- HOW TO COMPLETE THIS TASK
Print the records exactly. Miss nothing.
[[ SUPPLIED RECORDS open ]]
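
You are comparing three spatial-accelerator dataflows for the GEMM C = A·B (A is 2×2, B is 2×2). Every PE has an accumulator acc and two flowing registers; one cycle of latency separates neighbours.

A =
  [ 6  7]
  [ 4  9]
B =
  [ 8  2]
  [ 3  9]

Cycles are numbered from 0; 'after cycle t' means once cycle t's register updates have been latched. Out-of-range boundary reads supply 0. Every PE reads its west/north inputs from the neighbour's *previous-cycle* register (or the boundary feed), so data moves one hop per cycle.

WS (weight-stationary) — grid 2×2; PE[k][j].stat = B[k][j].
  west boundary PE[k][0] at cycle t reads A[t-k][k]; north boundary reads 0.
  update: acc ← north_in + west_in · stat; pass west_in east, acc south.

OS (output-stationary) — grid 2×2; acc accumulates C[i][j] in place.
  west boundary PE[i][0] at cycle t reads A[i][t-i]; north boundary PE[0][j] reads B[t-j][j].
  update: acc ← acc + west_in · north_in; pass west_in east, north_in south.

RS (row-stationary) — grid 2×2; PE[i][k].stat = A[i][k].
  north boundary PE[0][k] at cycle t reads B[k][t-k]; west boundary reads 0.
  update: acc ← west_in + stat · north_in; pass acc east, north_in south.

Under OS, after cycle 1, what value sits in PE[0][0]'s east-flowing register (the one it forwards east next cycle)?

register = 7

OS on a 2×2 grid — tracing PE[0][0] and its feeders:
  after 0 — PE[0][0] acc=48, pass-E 6, pass-S 8
  after 1 — PE[0][0] acc=69, pass-E 7, pass-S 3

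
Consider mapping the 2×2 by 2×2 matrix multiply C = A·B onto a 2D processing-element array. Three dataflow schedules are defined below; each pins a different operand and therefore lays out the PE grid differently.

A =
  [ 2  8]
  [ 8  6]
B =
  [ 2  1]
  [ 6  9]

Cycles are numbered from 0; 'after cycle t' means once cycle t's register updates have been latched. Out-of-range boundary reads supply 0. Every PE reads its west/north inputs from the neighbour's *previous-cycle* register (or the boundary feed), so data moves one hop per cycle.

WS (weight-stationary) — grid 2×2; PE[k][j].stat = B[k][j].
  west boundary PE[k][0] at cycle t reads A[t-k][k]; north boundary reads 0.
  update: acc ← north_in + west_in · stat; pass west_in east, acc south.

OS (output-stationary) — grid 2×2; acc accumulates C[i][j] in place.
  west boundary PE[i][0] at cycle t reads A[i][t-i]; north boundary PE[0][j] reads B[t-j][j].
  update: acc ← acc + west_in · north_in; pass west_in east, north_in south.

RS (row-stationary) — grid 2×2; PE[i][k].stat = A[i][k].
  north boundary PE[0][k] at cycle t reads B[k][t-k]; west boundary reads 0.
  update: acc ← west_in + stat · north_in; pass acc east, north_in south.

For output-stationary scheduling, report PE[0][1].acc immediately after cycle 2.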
[[ SUPPLIED RECORDS closed ]]
- RESPONSE BELOW
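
You are comparing three spatial-accelerator dataflows for the GEMM C = A·B (A is 2×2, B is 2×2). Every PE has an accumulator acc and two flowing registers; one cycle of latency separates neighbours.

A =
  [ 6  7]
  [ 4  9]
B =
  [ 8  2]
  [ 3  9]

Cycles are numbered from 0; 'after cycle t' means once cycle t's register updates have been latched. Out-of-range boundary reads supply 0. Every PE reads its west/north inputs from the neighbour's *previous-cycle* register (or the boundary feed), so data moves one hop per cycle.

WS (weight-stationary) — grid 2×2; PE[k][j].stat = B[k][j].
  west boundary PE[k][0] at cycle t reads A[t-k][k]; north boundary reads 0.
  update: acc ← north_in + west_in · stat; pass west_in east, acc south.

OS (output-stationary) — grid 2×2; acc accumulates C[i][j] in place.
  west boundary PE[i][0] at cycle t reads A[i][t-i]; north boundary PE[0][j] reads B[t-j][j].
  update: acc ← acc + west_in · north_in; pass west_in east, north_in south.

RS (row-stationary) — grid 2×2; PE[i][k].stat = A[i][k].
  north boundary PE[0][k] at cycle t reads B[k][t-k]; west boundary reads 0.
  update: acc ← west_in + stat · north_in; pass acc east, north_in south.

Under OS, after cycle 1, what value sits in PE[0][0]'s east-flowing register (the one it forwards east next cycle)?

register = 7

OS on a 2×2 grid — tracing PE[0][0] and its feeders:
  after 0 — PE[0][0] acc=48, pass-E 6, pass-S 8
  after 1 — PE[0][0] acc=69, pass-E 7, pass-S 3

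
Consider mapping the 2×2 by 2×2 matrix multiply C = A·B onto a 2D processing-element array. Three dataflow schedules are defined below; each pins a different operand and therefore lays out the PE grid differently.

A =
  [ 2  8]
  [ 8  6]
B =
  [ 2  1]
  [ 6  9]

Cycles are numbered from 0; 'after cycle t' means once cycle t's register updates have been latched. Out-of-range boundary reads supply 0. Every PE reads its west/north inputs from the neighbour's *previous-cycle* register (or the boundary feed), so data moves one hop per cycle.

WS (weight-stationary) — grid 2×2; PE[k][j].stat = B[k][j].
  west boundary PE[k][0] at cycle t reads A[t-k][k]; north boundary reads 0.
  update: acc ← north_in + west_in · stat; pass west_in east, acc south.

OS (output-stationary) — grid 2×2; acc accumulates C[i][j] in place.
  west boundary PE[i][0] at cycle t reads A[i][t-i]; north boundary PE[0][j] reads B[t-j][j].
  update: acc ← acc + west_in · north_in; pass west_in east, north_in south.

RS (row-stationary) — grid 2×2; PE[i][k].stat = A[i][k].
  north boundary PE[0][k] at cycle t reads B[k][t-k]; west boundary reads 0.
  update: acc ← west_in + stat · north_in; pass acc east, north_in south.

For output-stationary scheduling, report PE[0][1].acc immediately after cycle 2.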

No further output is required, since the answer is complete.